▽
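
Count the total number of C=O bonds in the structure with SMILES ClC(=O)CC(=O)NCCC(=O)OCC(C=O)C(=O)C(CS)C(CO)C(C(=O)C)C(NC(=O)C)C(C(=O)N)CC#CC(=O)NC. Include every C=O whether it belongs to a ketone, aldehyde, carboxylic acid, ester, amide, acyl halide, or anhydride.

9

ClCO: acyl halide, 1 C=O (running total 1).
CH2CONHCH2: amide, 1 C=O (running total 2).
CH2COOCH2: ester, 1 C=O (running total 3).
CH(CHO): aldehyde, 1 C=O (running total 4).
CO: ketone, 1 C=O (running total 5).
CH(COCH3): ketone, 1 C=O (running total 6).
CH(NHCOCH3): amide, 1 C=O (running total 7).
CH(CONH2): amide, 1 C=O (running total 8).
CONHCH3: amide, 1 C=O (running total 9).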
△
Repeat every record, exactly as written.

Output for this task ::
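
Count the total number of C=O bonds in the structure with SMILES ClC(=O)CC(=O)NCCC(=O)OCC(C=O)C(=O)C(CS)C(CO)C(C(=O)C)C(NC(=O)C)C(C(=O)N)CC#CC(=O)NC. Include every C=O whether it belongs to a ketone, aldehyde, carboxylic acid, ester, amide, acyl halide, or anhydride.

9

ClCO: acyl halide, 1 C=O (running total 1).
CH2CONHCH2: amide, 1 C=O (running total 2).
CH2COOCH2: ester, 1 C=O (running total 3).
CH(CHO): aldehyde, 1 C=O (running total 4).
CO: ketone, 1 C=O (running total 5).
CH(COCH3): ketone, 1 C=O (running total 6).
CH(NHCOCH3): amide, 1 C=O (running total 7).
CH(CONH2): amide, 1 C=O (running total 8).
CONHCH3: amide, 1 C=O (running total 9).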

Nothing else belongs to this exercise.